__Problem statement__. Your task is to write out the full listing once more, exactly.

__Source data__.
———

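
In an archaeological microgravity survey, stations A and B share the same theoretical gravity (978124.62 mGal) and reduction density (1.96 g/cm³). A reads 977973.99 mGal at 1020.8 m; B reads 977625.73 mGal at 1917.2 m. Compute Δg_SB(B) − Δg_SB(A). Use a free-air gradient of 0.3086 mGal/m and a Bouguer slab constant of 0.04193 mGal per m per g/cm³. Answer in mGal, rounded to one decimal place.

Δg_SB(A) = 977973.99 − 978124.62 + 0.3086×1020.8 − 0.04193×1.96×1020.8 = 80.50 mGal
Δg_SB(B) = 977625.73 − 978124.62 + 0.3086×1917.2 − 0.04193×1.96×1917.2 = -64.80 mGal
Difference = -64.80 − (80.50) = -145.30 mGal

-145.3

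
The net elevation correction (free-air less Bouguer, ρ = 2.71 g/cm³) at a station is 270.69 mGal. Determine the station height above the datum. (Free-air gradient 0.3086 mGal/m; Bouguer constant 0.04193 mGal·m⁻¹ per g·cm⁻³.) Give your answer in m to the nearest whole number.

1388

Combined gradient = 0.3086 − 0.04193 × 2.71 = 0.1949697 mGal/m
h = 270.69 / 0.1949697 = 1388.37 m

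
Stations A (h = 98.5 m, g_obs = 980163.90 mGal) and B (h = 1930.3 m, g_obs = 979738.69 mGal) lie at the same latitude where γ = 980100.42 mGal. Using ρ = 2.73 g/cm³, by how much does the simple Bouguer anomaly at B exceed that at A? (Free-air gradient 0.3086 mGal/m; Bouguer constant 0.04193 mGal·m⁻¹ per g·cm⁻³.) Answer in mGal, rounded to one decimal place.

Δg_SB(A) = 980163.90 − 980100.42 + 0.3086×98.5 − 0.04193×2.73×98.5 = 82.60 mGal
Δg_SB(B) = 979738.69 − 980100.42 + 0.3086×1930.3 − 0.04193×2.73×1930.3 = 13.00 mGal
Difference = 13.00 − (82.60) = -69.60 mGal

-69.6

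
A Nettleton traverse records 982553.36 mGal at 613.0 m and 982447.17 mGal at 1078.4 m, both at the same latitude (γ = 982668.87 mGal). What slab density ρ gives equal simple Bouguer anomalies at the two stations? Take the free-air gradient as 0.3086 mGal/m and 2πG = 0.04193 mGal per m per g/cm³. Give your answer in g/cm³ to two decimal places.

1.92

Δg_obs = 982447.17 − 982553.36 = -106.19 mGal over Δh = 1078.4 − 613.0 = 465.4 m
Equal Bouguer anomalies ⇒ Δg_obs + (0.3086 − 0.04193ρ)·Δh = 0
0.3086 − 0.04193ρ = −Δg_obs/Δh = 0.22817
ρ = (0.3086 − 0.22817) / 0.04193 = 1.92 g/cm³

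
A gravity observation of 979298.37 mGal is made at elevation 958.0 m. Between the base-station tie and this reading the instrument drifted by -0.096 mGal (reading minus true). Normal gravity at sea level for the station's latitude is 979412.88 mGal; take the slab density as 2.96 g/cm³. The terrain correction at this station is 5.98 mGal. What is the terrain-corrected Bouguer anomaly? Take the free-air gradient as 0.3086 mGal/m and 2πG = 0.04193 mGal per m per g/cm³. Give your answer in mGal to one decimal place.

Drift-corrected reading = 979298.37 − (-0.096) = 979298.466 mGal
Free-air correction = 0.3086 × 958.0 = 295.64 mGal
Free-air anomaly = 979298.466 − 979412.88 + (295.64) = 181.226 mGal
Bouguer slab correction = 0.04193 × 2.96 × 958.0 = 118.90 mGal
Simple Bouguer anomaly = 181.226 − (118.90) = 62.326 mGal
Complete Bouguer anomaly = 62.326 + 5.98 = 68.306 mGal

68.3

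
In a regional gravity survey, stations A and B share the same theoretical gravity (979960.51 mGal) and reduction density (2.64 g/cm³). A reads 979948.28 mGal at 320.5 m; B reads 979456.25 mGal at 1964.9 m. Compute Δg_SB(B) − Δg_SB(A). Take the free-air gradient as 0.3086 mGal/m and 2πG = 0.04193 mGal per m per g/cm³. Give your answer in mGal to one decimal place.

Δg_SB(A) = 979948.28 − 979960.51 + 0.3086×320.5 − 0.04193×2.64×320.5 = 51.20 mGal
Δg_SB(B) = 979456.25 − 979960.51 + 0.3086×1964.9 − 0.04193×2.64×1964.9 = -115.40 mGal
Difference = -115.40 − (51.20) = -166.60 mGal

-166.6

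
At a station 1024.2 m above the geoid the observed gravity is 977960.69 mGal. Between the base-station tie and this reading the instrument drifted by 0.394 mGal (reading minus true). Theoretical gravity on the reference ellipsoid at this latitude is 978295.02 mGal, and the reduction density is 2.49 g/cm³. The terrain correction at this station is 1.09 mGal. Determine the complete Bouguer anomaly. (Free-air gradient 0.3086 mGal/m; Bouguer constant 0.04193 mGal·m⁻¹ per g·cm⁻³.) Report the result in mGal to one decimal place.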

———

__Answer below__.
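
In an archaeological microgravity survey, stations A and B share the same theoretical gravity (978124.62 mGal) and reduction density (1.96 g/cm³). A reads 977973.99 mGal at 1020.8 m; B reads 977625.73 mGal at 1917.2 m. Compute Δg_SB(B) − Δg_SB(A). Use a free-air gradient of 0.3086 mGal/m and a Bouguer slab constant of 0.04193 mGal per m per g/cm³. Answer in mGal, rounded to one decimal place.

Δg_SB(A) = 977973.99 − 978124.62 + 0.3086×1020.8 − 0.04193×1.96×1020.8 = 80.50 mGal
Δg_SB(B) = 977625.73 − 978124.62 + 0.3086×1917.2 − 0.04193×1.96×1917.2 = -64.80 mGal
Difference = -64.80 − (80.50) = -145.30 mGal

-145.3

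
The net elevation correction (free-air less Bouguer, ρ = 2.71 g/cm³) at a station is 270.69 mGal. Determine the station height above the datum. (Free-air gradient 0.3086 mGal/m; Bouguer constant 0.04193 mGal·m⁻¹ per g·cm⁻³.) Give your answer in m to the nearest whole number.

1388

Combined gradient = 0.3086 − 0.04193 × 2.71 = 0.1949697 mGal/m
h = 270.69 / 0.1949697 = 1388.37 m

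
Stations A (h = 98.5 m, g_obs = 980163.90 mGal) and B (h = 1930.3 m, g_obs = 979738.69 mGal) lie at the same latitude where γ = 980100.42 mGal. Using ρ = 2.73 g/cm³, by how much does the simple Bouguer anomaly at B exceed that at A? (Free-air gradient 0.3086 mGal/m; Bouguer constant 0.04193 mGal·m⁻¹ per g·cm⁻³.) Answer in mGal, rounded to one decimal place.

Δg_SB(A) = 980163.90 − 980100.42 + 0.3086×98.5 − 0.04193×2.73×98.5 = 82.60 mGal
Δg_SB(B) = 979738.69 − 980100.42 + 0.3086×1930.3 − 0.04193×2.73×1930.3 = 13.00 mGal
Difference = 13.00 − (82.60) = -69.60 mGal

-69.6

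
A Nettleton traverse records 982553.36 mGal at 613.0 m and 982447.17 mGal at 1078.4 m, both at the same latitude (γ = 982668.87 mGal). What slab density ρ gives equal simple Bouguer anomalies at the two stations? Take the free-air gradient as 0.3086 mGal/m and 2πG = 0.04193 mGal per m per g/cm³. Give your answer in g/cm³ to two decimal places.

1.92

Δg_obs = 982447.17 − 982553.36 = -106.19 mGal over Δh = 1078.4 − 613.0 = 465.4 m
Equal Bouguer anomalies ⇒ Δg_obs + (0.3086 − 0.04193ρ)·Δh = 0
0.3086 − 0.04193ρ = −Δg_obs/Δh = 0.22817
ρ = (0.3086 − 0.22817) / 0.04193 = 1.92 g/cm³

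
A gravity observation of 979298.37 mGal is made at elevation 958.0 m. Between the base-station tie and this reading the instrument drifted by -0.096 mGal (reading minus true). Normal gravity at sea level for the station's latitude is 979412.88 mGal; take the slab density as 2.96 g/cm³. The terrain correction at this station is 5.98 mGal. What is the terrain-corrected Bouguer anomaly? Take the free-air gradient as 0.3086 mGal/m and 2πG = 0.04193 mGal per m per g/cm³. Give your answer in mGal to one decimal place.

Drift-corrected reading = 979298.37 − (-0.096) = 979298.466 mGal
Free-air correction = 0.3086 × 958.0 = 295.64 mGal
Free-air anomaly = 979298.466 − 979412.88 + (295.64) = 181.226 mGal
Bouguer slab correction = 0.04193 × 2.96 × 958.0 = 118.90 mGal
Simple Bouguer anomaly = 181.226 − (118.90) = 62.326 mGal
Complete Bouguer anomaly = 62.326 + 5.98 = 68.306 mGal

68.3

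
In a regional gravity survey, stations A and B share the same theoretical gravity (979960.51 mGal) and reduction density (2.64 g/cm³). A reads 979948.28 mGal at 320.5 m; B reads 979456.25 mGal at 1964.9 m. Compute Δg_SB(B) − Δg_SB(A). Take the free-air gradient as 0.3086 mGal/m and 2πG = 0.04193 mGal per m per g/cm³. Give your answer in mGal to one decimal place.

Δg_SB(A) = 979948.28 − 979960.51 + 0.3086×320.5 − 0.04193×2.64×320.5 = 51.20 mGal
Δg_SB(B) = 979456.25 − 979960.51 + 0.3086×1964.9 − 0.04193×2.64×1964.9 = -115.40 mGal
Difference = -115.40 − (51.20) = -166.60 mGal

-166.6

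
At a station 1024.2 m above the geoid the observed gravity is 977960.69 mGal. Between the base-station tie and this reading the instrument drifted by 0.394 mGal (reading minus true). Theoretical gravity on the reference ellipsoid at this latitude is 978295.02 mGal, and the reduction density is 2.49 g/cm³. The terrain correction at this station is 1.09 mGal. Determine the complete Bouguer anomaly. (Free-air gradient 0.3086 mGal/m; Bouguer constant 0.04193 mGal·m⁻¹ per g·cm⁻³.) Report the result in mGal to one decimal place.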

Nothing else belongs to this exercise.